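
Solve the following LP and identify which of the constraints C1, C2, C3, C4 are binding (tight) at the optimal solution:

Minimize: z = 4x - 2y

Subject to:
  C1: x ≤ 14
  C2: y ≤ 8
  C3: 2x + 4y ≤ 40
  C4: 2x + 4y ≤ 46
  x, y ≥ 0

At x = 0, y = 8, compute slack b - a·x for each constraint:
  C1: 14 − 0 = 14  (slack)
  C2: 8 − 8 = 0  (binding)
  C3: 40 − 32 = 8  (slack)
  C4: 46 − 32 = 14  (slack)

Optimal: x = 0, y = 8
Binding: C2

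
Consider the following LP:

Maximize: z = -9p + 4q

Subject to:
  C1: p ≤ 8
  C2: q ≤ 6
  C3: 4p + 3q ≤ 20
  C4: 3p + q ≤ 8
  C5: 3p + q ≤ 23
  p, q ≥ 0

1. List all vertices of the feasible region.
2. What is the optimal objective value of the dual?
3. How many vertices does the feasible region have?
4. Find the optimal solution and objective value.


1. (0, 0), (2.667, 0), (0.8, 5.6), (0.5, 6), (0, 6)
2. 24
3. 5
4. p = 0, q = 6, z = 24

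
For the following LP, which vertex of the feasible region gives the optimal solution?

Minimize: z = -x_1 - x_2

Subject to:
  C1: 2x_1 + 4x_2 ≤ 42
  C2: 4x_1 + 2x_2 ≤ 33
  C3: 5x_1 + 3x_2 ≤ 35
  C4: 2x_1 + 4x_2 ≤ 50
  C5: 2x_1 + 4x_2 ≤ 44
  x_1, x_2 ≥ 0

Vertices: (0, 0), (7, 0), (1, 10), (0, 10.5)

Evaluate the objective at each vertex of the feasible region:
  z(0, 0) = 0
  z(7, 0) = -7
  z(1, 10) = -11  ←
  z(0, 10.5) = -10.5
The minimum is at x_1 = 1, x_2 = 10.

(1, 10)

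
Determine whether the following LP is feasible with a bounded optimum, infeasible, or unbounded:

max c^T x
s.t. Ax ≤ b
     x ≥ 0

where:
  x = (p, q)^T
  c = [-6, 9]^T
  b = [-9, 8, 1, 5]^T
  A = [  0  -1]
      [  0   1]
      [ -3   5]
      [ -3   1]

Infeasible (no feasible solution exists)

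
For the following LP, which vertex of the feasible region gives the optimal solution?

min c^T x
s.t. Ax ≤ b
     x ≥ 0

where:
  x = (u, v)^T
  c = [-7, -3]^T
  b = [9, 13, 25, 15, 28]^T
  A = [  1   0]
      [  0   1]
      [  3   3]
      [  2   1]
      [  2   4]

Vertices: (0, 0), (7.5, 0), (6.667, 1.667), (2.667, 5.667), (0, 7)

Evaluate the objective at each vertex of the feasible region:
  z(0, 0) = 0
  z(7.5, 0) = -52.5  ←
  z(6.667, 1.667) = -51.67
  z(2.667, 5.667) = -35.67
  z(0, 7) = -21
The minimum is at u = 7.5, v = 0.

(7.5, 0)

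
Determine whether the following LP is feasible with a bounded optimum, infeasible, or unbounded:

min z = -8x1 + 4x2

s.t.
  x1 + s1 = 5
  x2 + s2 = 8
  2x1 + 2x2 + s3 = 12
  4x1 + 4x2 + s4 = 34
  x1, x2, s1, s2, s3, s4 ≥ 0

Feasible with a bounded optimal solution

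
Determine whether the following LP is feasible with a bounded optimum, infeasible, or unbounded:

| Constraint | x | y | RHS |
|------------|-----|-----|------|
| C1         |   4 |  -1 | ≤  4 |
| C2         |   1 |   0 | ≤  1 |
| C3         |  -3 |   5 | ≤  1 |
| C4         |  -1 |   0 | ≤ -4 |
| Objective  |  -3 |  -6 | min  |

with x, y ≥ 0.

Infeasible (no feasible solution exists)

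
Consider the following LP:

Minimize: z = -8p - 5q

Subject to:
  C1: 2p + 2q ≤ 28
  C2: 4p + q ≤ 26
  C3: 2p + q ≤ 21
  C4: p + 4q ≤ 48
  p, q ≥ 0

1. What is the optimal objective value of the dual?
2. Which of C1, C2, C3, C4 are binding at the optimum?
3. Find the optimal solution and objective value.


1. -82
2. C1, C2
3. p = 4, q = 10, z = -82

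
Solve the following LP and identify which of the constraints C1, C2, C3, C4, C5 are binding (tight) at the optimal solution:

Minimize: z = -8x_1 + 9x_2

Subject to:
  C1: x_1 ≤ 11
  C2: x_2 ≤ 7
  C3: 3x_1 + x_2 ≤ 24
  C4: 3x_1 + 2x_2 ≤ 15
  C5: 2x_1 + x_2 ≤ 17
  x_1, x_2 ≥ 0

At x_1 = 5, x_2 = 0, compute slack b - a·x for each constraint:
  C1: 11 − 5 = 6  (slack)
  C2: 7 − 0 = 7  (slack)
  C3: 24 − 15 = 9  (slack)
  C4: 15 − 15 = 0  (binding)
  C5: 17 − 10 = 7  (slack)

Optimal: x_1 = 5, x_2 = 0
Binding: C4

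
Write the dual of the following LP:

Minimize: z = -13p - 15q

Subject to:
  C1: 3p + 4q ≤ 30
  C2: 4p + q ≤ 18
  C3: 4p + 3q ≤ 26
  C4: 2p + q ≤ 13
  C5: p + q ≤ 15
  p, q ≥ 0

Primal min cᵀx s.t. Ax ≤ b, x ≥ 0  →  Dual max −bᵀy s.t. Aᵀy ≥ −c, y ≥ 0.

Maximize: z = -30y1 - 18y2 - 26y3 - 13y4 - 15y5

Subject to:
  3y1 + 4y2 + 4y3 + 2y4 + y5 ≥ 13
  4y1 + y2 + 3y3 + y4 + y5 ≥ 15
  y1, y2, y3, y4, y5 ≥ 0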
-------------------------
What to produce: Print each record word for word.

Response area:
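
Solve the following LP and identify which of the constraints C1, C2, C3, C4 are binding (tight) at the optimal solution:

Minimize: z = 4x - 2y

Subject to:
  C1: x ≤ 14
  C2: y ≤ 8
  C3: 2x + 4y ≤ 40
  C4: 2x + 4y ≤ 46
  x, y ≥ 0

At x = 0, y = 8, compute slack b - a·x for each constraint:
  C1: 14 − 0 = 14  (slack)
  C2: 8 − 8 = 0  (binding)
  C3: 40 − 32 = 8  (slack)
  C4: 46 − 32 = 14  (slack)

Optimal: x = 0, y = 8
Binding: C2

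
Consider the following LP:

Maximize: z = -9p + 4q

Subject to:
  C1: p ≤ 8
  C2: q ≤ 6
  C3: 4p + 3q ≤ 20
  C4: 3p + q ≤ 8
  C5: 3p + q ≤ 23
  p, q ≥ 0

1. List all vertices of the feasible region.
2. What is the optimal objective value of the dual?
3. How many vertices does the feasible region have?
4. Find the optimal solution and objective value.


1. (0, 0), (2.667, 0), (0.8, 5.6), (0.5, 6), (0, 6)
2. 24
3. 5
4. p = 0, q = 6, z = 24

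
For the following LP, which vertex of the feasible region gives the optimal solution?

Minimize: z = -x_1 - x_2

Subject to:
  C1: 2x_1 + 4x_2 ≤ 42
  C2: 4x_1 + 2x_2 ≤ 33
  C3: 5x_1 + 3x_2 ≤ 35
  C4: 2x_1 + 4x_2 ≤ 50
  C5: 2x_1 + 4x_2 ≤ 44
  x_1, x_2 ≥ 0

Vertices: (0, 0), (7, 0), (1, 10), (0, 10.5)

Evaluate the objective at each vertex of the feasible region:
  z(0, 0) = 0
  z(7, 0) = -7
  z(1, 10) = -11  ←
  z(0, 10.5) = -10.5
The minimum is at x_1 = 1, x_2 = 10.

(1, 10)

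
Determine whether the following LP is feasible with a bounded optimum, infeasible, or unbounded:

max c^T x
s.t. Ax ≤ b
     x ≥ 0

where:
  x = (p, q)^T
  c = [-6, 9]^T
  b = [-9, 8, 1, 5]^T
  A = [  0  -1]
      [  0   1]
      [ -3   5]
      [ -3   1]

Infeasible (no feasible solution exists)

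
For the following LP, which vertex of the feasible region gives the optimal solution?

min c^T x
s.t. Ax ≤ b
     x ≥ 0

where:
  x = (u, v)^T
  c = [-7, -3]^T
  b = [9, 13, 25, 15, 28]^T
  A = [  1   0]
      [  0   1]
      [  3   3]
      [  2   1]
      [  2   4]

Vertices: (0, 0), (7.5, 0), (6.667, 1.667), (2.667, 5.667), (0, 7)

Evaluate the objective at each vertex of the feasible region:
  z(0, 0) = 0
  z(7.5, 0) = -52.5  ←
  z(6.667, 1.667) = -51.67
  z(2.667, 5.667) = -35.67
  z(0, 7) = -21
The minimum is at u = 7.5, v = 0.

(7.5, 0)

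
Determine whether the following LP is feasible with a bounded optimum, infeasible, or unbounded:

min z = -8x1 + 4x2

s.t.
  x1 + s1 = 5
  x2 + s2 = 8
  2x1 + 2x2 + s3 = 12
  4x1 + 4x2 + s4 = 34
  x1, x2, s1, s2, s3, s4 ≥ 0

Feasible with a bounded optimal solution

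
Determine whether the following LP is feasible with a bounded optimum, infeasible, or unbounded:

| Constraint | x | y | RHS |
|------------|-----|-----|------|
| C1         |   4 |  -1 | ≤  4 |
| C2         |   1 |   0 | ≤  1 |
| C3         |  -3 |   5 | ≤  1 |
| C4         |  -1 |   0 | ≤ -4 |
| Objective  |  -3 |  -6 | min  |

with x, y ≥ 0.

Infeasible (no feasible solution exists)

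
Consider the following LP:

Minimize: z = -8p - 5q

Subject to:
  C1: 2p + 2q ≤ 28
  C2: 4p + q ≤ 26
  C3: 2p + q ≤ 21
  C4: p + 4q ≤ 48
  p, q ≥ 0

1. What is the optimal objective value of the dual?
2. Which of C1, C2, C3, C4 are binding at the optimum?
3. Find the optimal solution and objective value.


1. -82
2. C1, C2
3. p = 4, q = 10, z = -82

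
Solve the following LP and identify which of the constraints C1, C2, C3, C4, C5 are binding (tight) at the optimal solution:

Minimize: z = -8x_1 + 9x_2

Subject to:
  C1: x_1 ≤ 11
  C2: x_2 ≤ 7
  C3: 3x_1 + x_2 ≤ 24
  C4: 3x_1 + 2x_2 ≤ 15
  C5: 2x_1 + x_2 ≤ 17
  x_1, x_2 ≥ 0

At x_1 = 5, x_2 = 0, compute slack b - a·x for each constraint:
  C1: 11 − 5 = 6  (slack)
  C2: 7 − 0 = 7  (slack)
  C3: 24 − 15 = 9  (slack)
  C4: 15 − 15 = 0  (binding)
  C5: 17 − 10 = 7  (slack)

Optimal: x_1 = 5, x_2 = 0
Binding: C4

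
Write the dual of the following LP:

Minimize: z = -13p - 15q

Subject to:
  C1: 3p + 4q ≤ 30
  C2: 4p + q ≤ 18
  C3: 4p + 3q ≤ 26
  C4: 2p + q ≤ 13
  C5: p + q ≤ 15
  p, q ≥ 0

Primal min cᵀx s.t. Ax ≤ b, x ≥ 0  →  Dual max −bᵀy s.t. Aᵀy ≥ −c, y ≥ 0.

Maximize: z = -30y1 - 18y2 - 26y3 - 13y4 - 15y5

Subject to:
  3y1 + 4y2 + 4y3 + 2y4 + y5 ≥ 13
  4y1 + y2 + 3y3 + y4 + y5 ≥ 15
  y1, y2, y3, y4, y5 ≥ 0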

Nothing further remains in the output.